Data extracted from a collection:
- Opening Delimiter -
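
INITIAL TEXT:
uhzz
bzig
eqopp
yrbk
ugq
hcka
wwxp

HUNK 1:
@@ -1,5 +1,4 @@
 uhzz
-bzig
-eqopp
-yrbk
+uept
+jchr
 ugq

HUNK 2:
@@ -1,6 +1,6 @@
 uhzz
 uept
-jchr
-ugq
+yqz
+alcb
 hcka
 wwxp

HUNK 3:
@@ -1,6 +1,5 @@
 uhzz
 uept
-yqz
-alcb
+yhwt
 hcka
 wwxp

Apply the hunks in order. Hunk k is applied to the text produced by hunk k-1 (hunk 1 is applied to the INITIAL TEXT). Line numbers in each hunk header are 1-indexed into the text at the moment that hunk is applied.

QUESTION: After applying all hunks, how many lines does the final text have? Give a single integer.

Answer: 5

Derivation:
Hunk 1: at line 1 remove [bzig,eqopp,yrbk] add [uept,jchr] -> 6 lines: uhzz uept jchr ugq hcka wwxp
Hunk 2: at line 1 remove [jchr,ugq] add [yqz,alcb] -> 6 lines: uhzz uept yqz alcb hcka wwxp
Hunk 3: at line 1 remove [yqz,alcb] add [yhwt] -> 5 lines: uhzz uept yhwt hcka wwxp
Final line count: 5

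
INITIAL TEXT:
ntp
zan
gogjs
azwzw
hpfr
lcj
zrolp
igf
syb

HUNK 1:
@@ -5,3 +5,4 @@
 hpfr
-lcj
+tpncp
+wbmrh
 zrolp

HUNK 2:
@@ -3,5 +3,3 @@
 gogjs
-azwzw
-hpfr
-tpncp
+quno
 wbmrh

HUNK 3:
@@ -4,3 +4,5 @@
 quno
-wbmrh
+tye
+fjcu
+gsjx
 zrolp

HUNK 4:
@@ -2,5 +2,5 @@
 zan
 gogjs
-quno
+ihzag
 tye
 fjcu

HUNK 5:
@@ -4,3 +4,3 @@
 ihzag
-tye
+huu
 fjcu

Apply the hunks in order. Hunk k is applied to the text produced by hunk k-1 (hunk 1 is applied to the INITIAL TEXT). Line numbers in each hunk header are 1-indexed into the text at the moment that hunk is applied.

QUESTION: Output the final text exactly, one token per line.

Answer: ntp
zan
gogjs
ihzag
huu
fjcu
gsjx
zrolp
igf
syb

Derivation:
Hunk 1: at line 5 remove [lcj] add [tpncp,wbmrh] -> 10 lines: ntp zan gogjs azwzw hpfr tpncp wbmrh zrolp igf syb
Hunk 2: at line 3 remove [azwzw,hpfr,tpncp] add [quno] -> 8 lines: ntp zan gogjs quno wbmrh zrolp igf syb
Hunk 3: at line 4 remove [wbmrh] add [tye,fjcu,gsjx] -> 10 lines: ntp zan gogjs quno tye fjcu gsjx zrolp igf syb
Hunk 4: at line 2 remove [quno] add [ihzag] -> 10 lines: ntp zan gogjs ihzag tye fjcu gsjx zrolp igf syb
Hunk 5: at line 4 remove [tye] add [huu] -> 10 lines: ntp zan gogjs ihzag huu fjcu gsjx zrolp igf syb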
- Closing Delimiter -
REQUIRED ACTION: Output each record above exactly, omitting nothing.

TASK OUTPUT:
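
INITIAL TEXT:
uhzz
bzig
eqopp
yrbk
ugq
hcka
wwxp

HUNK 1:
@@ -1,5 +1,4 @@
 uhzz
-bzig
-eqopp
-yrbk
+uept
+jchr
 ugq

HUNK 2:
@@ -1,6 +1,6 @@
 uhzz
 uept
-jchr
-ugq
+yqz
+alcb
 hcka
 wwxp

HUNK 3:
@@ -1,6 +1,5 @@
 uhzz
 uept
-yqz
-alcb
+yhwt
 hcka
 wwxp

Apply the hunks in order. Hunk k is applied to the text produced by hunk k-1 (hunk 1 is applied to the INITIAL TEXT). Line numbers in each hunk header are 1-indexed into the text at the moment that hunk is applied.

QUESTION: After applying all hunks, how many lines does the final text have? Give a single integer.

Answer: 5

Derivation:
Hunk 1: at line 1 remove [bzig,eqopp,yrbk] add [uept,jchr] -> 6 lines: uhzz uept jchr ugq hcka wwxp
Hunk 2: at line 1 remove [jchr,ugq] add [yqz,alcb] -> 6 lines: uhzz uept yqz alcb hcka wwxp
Hunk 3: at line 1 remove [yqz,alcb] add [yhwt] -> 5 lines: uhzz uept yhwt hcka wwxp
Final line count: 5

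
INITIAL TEXT:
ntp
zan
gogjs
azwzw
hpfr
lcj
zrolp
igf
syb

HUNK 1:
@@ -5,3 +5,4 @@
 hpfr
-lcj
+tpncp
+wbmrh
 zrolp

HUNK 2:
@@ -3,5 +3,3 @@
 gogjs
-azwzw
-hpfr
-tpncp
+quno
 wbmrh

HUNK 3:
@@ -4,3 +4,5 @@
 quno
-wbmrh
+tye
+fjcu
+gsjx
 zrolp

HUNK 4:
@@ -2,5 +2,5 @@
 zan
 gogjs
-quno
+ihzag
 tye
 fjcu

HUNK 5:
@@ -4,3 +4,3 @@
 ihzag
-tye
+huu
 fjcu

Apply the hunks in order. Hunk k is applied to the text produced by hunk k-1 (hunk 1 is applied to the INITIAL TEXT). Line numbers in each hunk header are 1-indexed into the text at the moment that hunk is applied.

QUESTION: Output the final text exactly, one token per line.

Answer: ntp
zan
gogjs
ihzag
huu
fjcu
gsjx
zrolp
igf
syb

Derivation:
Hunk 1: at line 5 remove [lcj] add [tpncp,wbmrh] -> 10 lines: ntp zan gogjs azwzw hpfr tpncp wbmrh zrolp igf syb
Hunk 2: at line 3 remove [azwzw,hpfr,tpncp] add [quno] -> 8 lines: ntp zan gogjs quno wbmrh zrolp igf syb
Hunk 3: at line 4 remove [wbmrh] add [tye,fjcu,gsjx] -> 10 lines: ntp zan gogjs quno tye fjcu gsjx zrolp igf syb
Hunk 4: at line 2 remove [quno] add [ihzag] -> 10 lines: ntp zan gogjs ihzag tye fjcu gsjx zrolp igf syb
Hunk 5: at line 4 remove [tye] add [huu] -> 10 lines: ntp zan gogjs ihzag huu fjcu gsjx zrolp igf syb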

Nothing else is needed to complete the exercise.